→ **INSTRUCTIONS TO FOLLOW**
All of the records should come back exactly as written.

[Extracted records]
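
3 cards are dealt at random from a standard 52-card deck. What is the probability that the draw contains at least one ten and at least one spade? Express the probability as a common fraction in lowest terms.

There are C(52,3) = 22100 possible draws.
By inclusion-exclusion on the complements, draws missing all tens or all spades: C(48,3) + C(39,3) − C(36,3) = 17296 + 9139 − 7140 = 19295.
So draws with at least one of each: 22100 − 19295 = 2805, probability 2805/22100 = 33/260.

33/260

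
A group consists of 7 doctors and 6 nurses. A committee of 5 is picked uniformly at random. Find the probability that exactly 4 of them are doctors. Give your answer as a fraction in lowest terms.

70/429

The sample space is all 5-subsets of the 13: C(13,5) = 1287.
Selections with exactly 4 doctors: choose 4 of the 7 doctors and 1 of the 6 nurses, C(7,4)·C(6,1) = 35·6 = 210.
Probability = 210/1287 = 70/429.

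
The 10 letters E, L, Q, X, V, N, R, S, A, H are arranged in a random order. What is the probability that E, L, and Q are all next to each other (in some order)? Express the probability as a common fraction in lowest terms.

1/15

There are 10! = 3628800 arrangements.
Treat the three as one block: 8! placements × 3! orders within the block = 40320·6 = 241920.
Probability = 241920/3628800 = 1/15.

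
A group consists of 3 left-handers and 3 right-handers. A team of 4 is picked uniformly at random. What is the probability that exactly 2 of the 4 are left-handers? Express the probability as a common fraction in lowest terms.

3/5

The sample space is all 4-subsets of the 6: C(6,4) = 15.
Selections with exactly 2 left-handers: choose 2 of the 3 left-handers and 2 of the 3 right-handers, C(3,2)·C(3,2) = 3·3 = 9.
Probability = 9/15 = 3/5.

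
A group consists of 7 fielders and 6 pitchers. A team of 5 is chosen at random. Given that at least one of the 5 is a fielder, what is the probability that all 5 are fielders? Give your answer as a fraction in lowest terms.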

→ **WRITTEN RESPONSE**
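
3 cards are dealt at random from a standard 52-card deck. What is the probability that the draw contains at least one ten and at least one spade? Express the probability as a common fraction in lowest terms.

There are C(52,3) = 22100 possible draws.
By inclusion-exclusion on the complements, draws missing all tens or all spades: C(48,3) + C(39,3) − C(36,3) = 17296 + 9139 − 7140 = 19295.
So draws with at least one of each: 22100 − 19295 = 2805, probability 2805/22100 = 33/260.

33/260

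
A group consists of 7 doctors and 6 nurses. A committee of 5 is picked uniformly at random. Find the probability that exactly 4 of them are doctors. Give your answer as a fraction in lowest terms.

70/429

The sample space is all 5-subsets of the 13: C(13,5) = 1287.
Selections with exactly 4 doctors: choose 4 of the 7 doctors and 1 of the 6 nurses, C(7,4)·C(6,1) = 35·6 = 210.
Probability = 210/1287 = 70/429.

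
The 10 letters E, L, Q, X, V, N, R, S, A, H are arranged in a random order. What is the probability that E, L, and Q are all next to each other (in some order)? Express the probability as a common fraction in lowest terms.

1/15

There are 10! = 3628800 arrangements.
Treat the three as one block: 8! placements × 3! orders within the block = 40320·6 = 241920.
Probability = 241920/3628800 = 1/15.

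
A group consists of 3 left-handers and 3 right-handers. A team of 4 is picked uniformly at random. What is the probability that exactly 2 of the 4 are left-handers? Express the probability as a common fraction in lowest terms.

3/5

The sample space is all 4-subsets of the 6: C(6,4) = 15.
Selections with exactly 2 left-handers: choose 2 of the 3 left-handers and 2 of the 3 right-handers, C(3,2)·C(3,2) = 3·3 = 9.
Probability = 9/15 = 3/5.

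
A group consists of 7 fielders and 6 pitchers. A team of 5 is chosen at random. Given that at least one of the 5 is a fielder, what is the probability that all 5 are fielders? Give your answer as a fraction in lowest terms.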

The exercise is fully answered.